The data Block Start

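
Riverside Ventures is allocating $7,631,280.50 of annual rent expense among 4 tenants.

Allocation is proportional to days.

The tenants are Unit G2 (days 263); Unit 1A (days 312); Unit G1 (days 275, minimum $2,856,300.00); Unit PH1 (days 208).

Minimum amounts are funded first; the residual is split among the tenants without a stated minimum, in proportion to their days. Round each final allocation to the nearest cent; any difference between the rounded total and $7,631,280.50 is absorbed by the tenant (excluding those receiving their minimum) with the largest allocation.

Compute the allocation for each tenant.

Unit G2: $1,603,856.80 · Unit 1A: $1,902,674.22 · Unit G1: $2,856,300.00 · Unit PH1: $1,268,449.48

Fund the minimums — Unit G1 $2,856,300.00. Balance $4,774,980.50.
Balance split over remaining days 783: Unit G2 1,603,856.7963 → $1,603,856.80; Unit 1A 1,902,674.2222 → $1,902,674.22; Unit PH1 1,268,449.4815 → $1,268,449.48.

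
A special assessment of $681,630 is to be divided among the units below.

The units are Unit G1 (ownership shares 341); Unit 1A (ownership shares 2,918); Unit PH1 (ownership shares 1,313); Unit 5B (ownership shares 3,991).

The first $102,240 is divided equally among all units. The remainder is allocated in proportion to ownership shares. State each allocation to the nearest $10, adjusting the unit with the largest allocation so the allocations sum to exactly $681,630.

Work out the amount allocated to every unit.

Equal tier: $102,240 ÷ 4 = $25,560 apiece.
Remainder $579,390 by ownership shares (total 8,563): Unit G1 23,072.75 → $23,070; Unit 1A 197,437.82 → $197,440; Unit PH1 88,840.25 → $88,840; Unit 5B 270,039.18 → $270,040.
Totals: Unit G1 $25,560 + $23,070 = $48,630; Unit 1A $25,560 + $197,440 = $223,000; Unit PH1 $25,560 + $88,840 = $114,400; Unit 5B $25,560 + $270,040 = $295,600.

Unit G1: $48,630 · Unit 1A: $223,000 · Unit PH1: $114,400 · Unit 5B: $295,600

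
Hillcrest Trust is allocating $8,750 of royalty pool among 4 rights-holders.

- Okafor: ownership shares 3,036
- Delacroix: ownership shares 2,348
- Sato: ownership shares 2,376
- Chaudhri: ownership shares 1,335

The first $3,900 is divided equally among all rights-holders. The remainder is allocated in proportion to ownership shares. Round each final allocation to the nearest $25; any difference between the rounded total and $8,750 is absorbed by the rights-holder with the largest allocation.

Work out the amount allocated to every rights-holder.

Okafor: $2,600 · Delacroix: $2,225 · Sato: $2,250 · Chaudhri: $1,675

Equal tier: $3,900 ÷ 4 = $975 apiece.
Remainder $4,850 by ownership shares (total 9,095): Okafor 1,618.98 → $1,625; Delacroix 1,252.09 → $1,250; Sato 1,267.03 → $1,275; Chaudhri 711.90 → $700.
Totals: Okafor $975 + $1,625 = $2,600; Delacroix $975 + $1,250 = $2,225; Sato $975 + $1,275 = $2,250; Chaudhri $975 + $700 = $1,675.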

The data Block End

** Work required **
Please output the listing in full, exactly as it was given above.

** Reply to the exercise **
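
Riverside Ventures is allocating $7,631,280.50 of annual rent expense among 4 tenants.

Allocation is proportional to days.

The tenants are Unit G2 (days 263); Unit 1A (days 312); Unit G1 (days 275, minimum $2,856,300.00); Unit PH1 (days 208).

Minimum amounts are funded first; the residual is split among the tenants without a stated minimum, in proportion to their days. Round each final allocation to the nearest cent; any difference between the rounded total and $7,631,280.50 is absorbed by the tenant (excluding those receiving their minimum) with the largest allocation.

Compute the allocation for each tenant.

Unit G2: $1,603,856.80 · Unit 1A: $1,902,674.22 · Unit G1: $2,856,300.00 · Unit PH1: $1,268,449.48

Fund the minimums — Unit G1 $2,856,300.00. Balance $4,774,980.50.
Balance split over remaining days 783: Unit G2 1,603,856.7963 → $1,603,856.80; Unit 1A 1,902,674.2222 → $1,902,674.22; Unit PH1 1,268,449.4815 → $1,268,449.48.

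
A special assessment of $681,630 is to be divided among the units below.

The units are Unit G1 (ownership shares 341); Unit 1A (ownership shares 2,918); Unit PH1 (ownership shares 1,313); Unit 5B (ownership shares 3,991).

The first $102,240 is divided equally among all units. The remainder is allocated in proportion to ownership shares. State each allocation to the nearest $10, adjusting the unit with the largest allocation so the allocations sum to exactly $681,630.

Work out the amount allocated to every unit.

Equal tier: $102,240 ÷ 4 = $25,560 apiece.
Remainder $579,390 by ownership shares (total 8,563): Unit G1 23,072.75 → $23,070; Unit 1A 197,437.82 → $197,440; Unit PH1 88,840.25 → $88,840; Unit 5B 270,039.18 → $270,040.
Totals: Unit G1 $25,560 + $23,070 = $48,630; Unit 1A $25,560 + $197,440 = $223,000; Unit PH1 $25,560 + $88,840 = $114,400; Unit 5B $25,560 + $270,040 = $295,600.

Unit G1: $48,630 · Unit 1A: $223,000 · Unit PH1: $114,400 · Unit 5B: $295,600

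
Hillcrest Trust is allocating $8,750 of royalty pool among 4 rights-holders.

- Okafor: ownership shares 3,036
- Delacroix: ownership shares 2,348
- Sato: ownership shares 2,376
- Chaudhri: ownership shares 1,335

The first $3,900 is divided equally among all rights-holders. The remainder is allocated in proportion to ownership shares. Round each final allocation to the nearest $25; any difference between the rounded total and $8,750 is absorbed by the rights-holder with the largest allocation.

Work out the amount allocated to every rights-holder.

Okafor: $2,600 · Delacroix: $2,225 · Sato: $2,250 · Chaudhri: $1,675

Equal tier: $3,900 ÷ 4 = $975 apiece.
Remainder $4,850 by ownership shares (total 9,095): Okafor 1,618.98 → $1,625; Delacroix 1,252.09 → $1,250; Sato 1,267.03 → $1,275; Chaudhri 711.90 → $700.
Totals: Okafor $975 + $1,625 = $2,600; Delacroix $975 + $1,250 = $2,225; Sato $975 + $1,275 = $2,250; Chaudhri $975 + $700 = $1,675.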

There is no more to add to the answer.